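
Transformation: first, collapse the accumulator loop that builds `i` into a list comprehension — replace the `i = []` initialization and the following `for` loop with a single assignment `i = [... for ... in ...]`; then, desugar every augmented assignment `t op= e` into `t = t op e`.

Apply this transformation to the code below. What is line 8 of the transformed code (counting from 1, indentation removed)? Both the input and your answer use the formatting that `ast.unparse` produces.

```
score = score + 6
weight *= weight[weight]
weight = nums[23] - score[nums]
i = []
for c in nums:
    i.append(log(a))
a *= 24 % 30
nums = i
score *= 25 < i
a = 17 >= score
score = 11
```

Transformed code:
score = score + 6
weight = weight * weight[weight]
weight = nums[23] - score[nums]
i = [log(a) for c in nums]
a = a * (24 % 30)
nums = i
score = score * (25 < i)
a = 17 >= score
score = 11

a = 17 >= score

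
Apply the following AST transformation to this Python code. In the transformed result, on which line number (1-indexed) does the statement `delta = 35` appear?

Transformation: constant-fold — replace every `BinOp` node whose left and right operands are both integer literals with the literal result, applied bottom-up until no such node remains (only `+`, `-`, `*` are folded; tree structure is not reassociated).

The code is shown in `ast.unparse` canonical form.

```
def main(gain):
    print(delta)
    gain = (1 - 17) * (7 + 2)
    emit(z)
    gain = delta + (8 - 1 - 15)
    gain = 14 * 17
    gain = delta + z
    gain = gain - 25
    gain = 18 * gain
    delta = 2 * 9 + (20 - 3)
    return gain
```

Transformed code:
def main(gain):
    print(delta)
    gain = -144
    emit(z)
    gain = delta + -8
    gain = 238
    gain = delta + z
    gain = gain - 25
    gain = 18 * gain
    delta = 35
    return gain

10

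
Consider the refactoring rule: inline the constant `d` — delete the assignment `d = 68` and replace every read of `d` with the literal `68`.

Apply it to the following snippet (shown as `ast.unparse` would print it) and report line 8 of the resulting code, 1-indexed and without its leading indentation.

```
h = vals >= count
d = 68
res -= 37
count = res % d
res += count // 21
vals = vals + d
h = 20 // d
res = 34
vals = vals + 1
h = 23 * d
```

Transformed code:
h = vals >= count
res -= 37
count = res % 68
res += count // 21
vals = vals + 68
h = 20 // 68
res = 34
vals = vals + 1
h = 23 * 68

vals = vals + 1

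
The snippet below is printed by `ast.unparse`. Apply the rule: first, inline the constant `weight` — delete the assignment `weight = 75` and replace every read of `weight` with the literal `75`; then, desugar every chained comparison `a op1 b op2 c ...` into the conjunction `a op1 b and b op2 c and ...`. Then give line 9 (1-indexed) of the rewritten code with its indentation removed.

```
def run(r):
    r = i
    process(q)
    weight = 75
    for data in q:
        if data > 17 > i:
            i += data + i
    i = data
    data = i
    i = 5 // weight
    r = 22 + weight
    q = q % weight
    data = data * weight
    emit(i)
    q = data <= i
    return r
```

Transformed code:
def run(r):
    r = i
    process(q)
    for data in q:
        if data > 17 and 17 > i:
            i += data + i
    i = data
    data = i
    i = 5 // 75
    r = 22 + 75
    q = q % 75
    data = data * 75
    emit(i)
    q = data <= i
    return r

i = 5 // 75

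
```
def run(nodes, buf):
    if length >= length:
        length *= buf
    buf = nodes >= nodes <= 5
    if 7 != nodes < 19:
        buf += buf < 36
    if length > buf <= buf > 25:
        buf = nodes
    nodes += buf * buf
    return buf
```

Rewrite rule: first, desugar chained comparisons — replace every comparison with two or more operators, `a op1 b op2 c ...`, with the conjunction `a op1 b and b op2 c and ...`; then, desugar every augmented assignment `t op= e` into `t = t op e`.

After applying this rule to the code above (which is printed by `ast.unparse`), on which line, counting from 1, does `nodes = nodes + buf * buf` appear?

9

Transformed code:
def run(nodes, buf):
    if length >= length:
        length = length * buf
    buf = nodes >= nodes and nodes <= 5
    if 7 != nodes and nodes < 19:
        buf = buf + (buf < 36)
    if length > buf and buf <= buf and (buf > 25):
        buf = nodes
    nodes = nodes + buf * buf
    return buf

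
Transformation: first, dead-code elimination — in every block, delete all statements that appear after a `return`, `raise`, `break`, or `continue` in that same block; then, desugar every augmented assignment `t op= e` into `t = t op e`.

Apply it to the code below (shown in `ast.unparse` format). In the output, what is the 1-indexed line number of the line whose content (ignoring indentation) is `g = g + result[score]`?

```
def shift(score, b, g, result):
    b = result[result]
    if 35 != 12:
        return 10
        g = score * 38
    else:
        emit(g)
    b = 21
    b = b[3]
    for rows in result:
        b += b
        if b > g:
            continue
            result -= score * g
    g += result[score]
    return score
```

Transformed code:
def shift(score, b, g, result):
    b = result[result]
    if 35 != 12:
        return 10
    else:
        emit(g)
    b = 21
    b = b[3]
    for rows in result:
        b = b + b
        if b > g:
            continue
    g = g + result[score]
    return score

13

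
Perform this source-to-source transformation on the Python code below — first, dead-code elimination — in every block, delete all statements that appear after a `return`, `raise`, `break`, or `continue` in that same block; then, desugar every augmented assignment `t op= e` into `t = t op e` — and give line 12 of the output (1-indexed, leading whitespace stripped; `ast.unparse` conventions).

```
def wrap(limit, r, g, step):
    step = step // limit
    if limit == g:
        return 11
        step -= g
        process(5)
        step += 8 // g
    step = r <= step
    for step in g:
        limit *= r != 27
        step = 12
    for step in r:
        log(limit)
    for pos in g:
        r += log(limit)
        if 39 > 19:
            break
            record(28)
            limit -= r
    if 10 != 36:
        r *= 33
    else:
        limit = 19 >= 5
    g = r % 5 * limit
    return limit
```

r = r + log(limit)

Transformed code:
def wrap(limit, r, g, step):
    step = step // limit
    if limit == g:
        return 11
    step = r <= step
    for step in g:
        limit = limit * (r != 27)
        step = 12
    for step in r:
        log(limit)
    for pos in g:
        r = r + log(limit)
        if 39 > 19:
            break
    if 10 != 36:
        r = r * 33
    else:
        limit = 19 >= 5
    g = r % 5 * limit
    return limit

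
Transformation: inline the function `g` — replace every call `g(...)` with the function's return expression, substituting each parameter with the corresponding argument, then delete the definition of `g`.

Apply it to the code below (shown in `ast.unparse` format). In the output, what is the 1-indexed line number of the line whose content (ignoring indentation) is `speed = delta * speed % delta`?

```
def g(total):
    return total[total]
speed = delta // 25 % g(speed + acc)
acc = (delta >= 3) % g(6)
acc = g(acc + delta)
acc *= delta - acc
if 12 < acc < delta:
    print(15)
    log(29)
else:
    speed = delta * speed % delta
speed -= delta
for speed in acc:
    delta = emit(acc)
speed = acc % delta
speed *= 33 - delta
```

Transformed code:
speed = delta // 25 % (speed + acc)[speed + acc]
acc = (delta >= 3) % 6[6]
acc = (acc + delta)[acc + delta]
acc *= delta - acc
if 12 < acc < delta:
    print(15)
    log(29)
else:
    speed = delta * speed % delta
speed -= delta
for speed in acc:
    delta = emit(acc)
speed = acc % delta
speed *= 33 - delta

9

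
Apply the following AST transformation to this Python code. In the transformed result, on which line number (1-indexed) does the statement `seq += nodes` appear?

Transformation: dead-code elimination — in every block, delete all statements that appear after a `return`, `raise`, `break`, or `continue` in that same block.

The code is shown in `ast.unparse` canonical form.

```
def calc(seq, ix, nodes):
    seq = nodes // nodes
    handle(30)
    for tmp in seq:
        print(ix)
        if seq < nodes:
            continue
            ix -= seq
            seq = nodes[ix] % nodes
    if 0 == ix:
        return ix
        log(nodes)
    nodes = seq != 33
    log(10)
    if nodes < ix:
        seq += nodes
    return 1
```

Transformed code:
def calc(seq, ix, nodes):
    seq = nodes // nodes
    handle(30)
    for tmp in seq:
        print(ix)
        if seq < nodes:
            continue
    if 0 == ix:
        return ix
    nodes = seq != 33
    log(10)
    if nodes < ix:
        seq += nodes
    return 1

13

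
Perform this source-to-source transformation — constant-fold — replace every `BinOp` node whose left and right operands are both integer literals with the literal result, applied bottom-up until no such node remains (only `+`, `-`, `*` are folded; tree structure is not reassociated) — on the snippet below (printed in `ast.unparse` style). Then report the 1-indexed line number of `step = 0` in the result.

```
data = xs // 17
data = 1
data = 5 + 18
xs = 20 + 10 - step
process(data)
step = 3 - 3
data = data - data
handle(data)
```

Transformed code:
data = xs // 17
data = 1
data = 23
xs = 30 - step
process(data)
step = 0
data = data - data
handle(data)

6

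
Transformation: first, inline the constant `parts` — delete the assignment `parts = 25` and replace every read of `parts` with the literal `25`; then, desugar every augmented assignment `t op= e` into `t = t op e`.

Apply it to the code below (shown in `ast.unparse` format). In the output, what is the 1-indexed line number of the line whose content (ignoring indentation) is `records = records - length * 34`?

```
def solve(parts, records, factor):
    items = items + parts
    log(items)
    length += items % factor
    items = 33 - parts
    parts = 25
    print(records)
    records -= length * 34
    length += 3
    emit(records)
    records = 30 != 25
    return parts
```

7

Transformed code:
def solve(parts, records, factor):
    items = items + 25
    log(items)
    length = length + items % factor
    items = 33 - 25
    print(records)
    records = records - length * 34
    length = length + 3
    emit(records)
    records = 30 != 25
    return 25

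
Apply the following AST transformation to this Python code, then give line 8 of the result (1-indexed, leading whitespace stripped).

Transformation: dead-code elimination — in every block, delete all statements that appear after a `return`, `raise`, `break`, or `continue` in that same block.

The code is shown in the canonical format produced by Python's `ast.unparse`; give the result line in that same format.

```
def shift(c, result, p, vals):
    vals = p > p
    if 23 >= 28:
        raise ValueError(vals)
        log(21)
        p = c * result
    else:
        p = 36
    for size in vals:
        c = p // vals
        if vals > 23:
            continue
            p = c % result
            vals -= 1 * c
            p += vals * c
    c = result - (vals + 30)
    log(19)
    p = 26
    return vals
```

Transformed code:
def shift(c, result, p, vals):
    vals = p > p
    if 23 >= 28:
        raise ValueError(vals)
    else:
        p = 36
    for size in vals:
        c = p // vals
        if vals > 23:
            continue
    c = result - (vals + 30)
    log(19)
    p = 26
    return vals

c = p // vals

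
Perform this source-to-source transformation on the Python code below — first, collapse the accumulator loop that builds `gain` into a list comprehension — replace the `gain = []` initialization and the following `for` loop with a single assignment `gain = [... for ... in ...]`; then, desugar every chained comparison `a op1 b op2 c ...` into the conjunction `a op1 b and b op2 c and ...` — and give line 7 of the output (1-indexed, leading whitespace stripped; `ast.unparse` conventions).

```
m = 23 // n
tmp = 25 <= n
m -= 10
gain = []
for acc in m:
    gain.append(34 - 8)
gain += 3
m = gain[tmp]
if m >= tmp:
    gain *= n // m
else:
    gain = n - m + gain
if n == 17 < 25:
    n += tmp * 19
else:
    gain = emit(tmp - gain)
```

Transformed code:
m = 23 // n
tmp = 25 <= n
m -= 10
gain = [34 - 8 for acc in m]
gain += 3
m = gain[tmp]
if m >= tmp:
    gain *= n // m
else:
    gain = n - m + gain
if n == 17 and 17 < 25:
    n += tmp * 19
else:
    gain = emit(tmp - gain)

if m >= tmp:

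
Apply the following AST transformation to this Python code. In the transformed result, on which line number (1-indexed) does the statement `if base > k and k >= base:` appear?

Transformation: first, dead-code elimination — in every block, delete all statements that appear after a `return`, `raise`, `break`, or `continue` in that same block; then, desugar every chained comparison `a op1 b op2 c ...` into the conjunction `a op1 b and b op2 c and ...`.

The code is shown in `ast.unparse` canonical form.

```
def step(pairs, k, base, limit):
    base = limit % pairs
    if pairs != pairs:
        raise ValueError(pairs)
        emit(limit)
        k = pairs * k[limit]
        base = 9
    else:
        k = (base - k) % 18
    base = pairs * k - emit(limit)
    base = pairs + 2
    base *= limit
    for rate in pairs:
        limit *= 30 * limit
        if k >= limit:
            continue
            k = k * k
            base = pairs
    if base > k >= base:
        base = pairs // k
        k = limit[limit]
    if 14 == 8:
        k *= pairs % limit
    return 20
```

14

Transformed code:
def step(pairs, k, base, limit):
    base = limit % pairs
    if pairs != pairs:
        raise ValueError(pairs)
    else:
        k = (base - k) % 18
    base = pairs * k - emit(limit)
    base = pairs + 2
    base *= limit
    for rate in pairs:
        limit *= 30 * limit
        if k >= limit:
            continue
    if base > k and k >= base:
        base = pairs // k
        k = limit[limit]
    if 14 == 8:
        k *= pairs % limit
    return 20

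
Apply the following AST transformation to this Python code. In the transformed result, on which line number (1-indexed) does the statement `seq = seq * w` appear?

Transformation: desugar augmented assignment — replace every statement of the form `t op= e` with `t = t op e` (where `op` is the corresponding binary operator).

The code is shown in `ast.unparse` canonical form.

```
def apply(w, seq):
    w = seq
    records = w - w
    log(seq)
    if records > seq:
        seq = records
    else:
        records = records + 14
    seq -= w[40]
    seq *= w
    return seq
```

Transformed code:
def apply(w, seq):
    w = seq
    records = w - w
    log(seq)
    if records > seq:
        seq = records
    else:
        records = records + 14
    seq = seq - w[40]
    seq = seq * w
    return seq

10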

[Activity]: Go line by line through the records above and copy each one containing "fold".

[Task result]:
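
Transformation: constant-fold — replace every `BinOp` node whose left and right operands are both integer literals with the literal result, applied bottom-up until no such node remains (only `+`, `-`, `*` are folded; tree structure is not reassociated).
Perform this source-to-source transformation — constant-fold — replace every `BinOp` node whose left and right operands are both integer literals with the literal result, applied bottom-up until no such node remains (only `+`, `-`, `*` are folded; tree structure is not reassociated) — on the snippet below (printed in `ast.unparse` style). Then report the 1-indexed line number of `step = 0` in the result.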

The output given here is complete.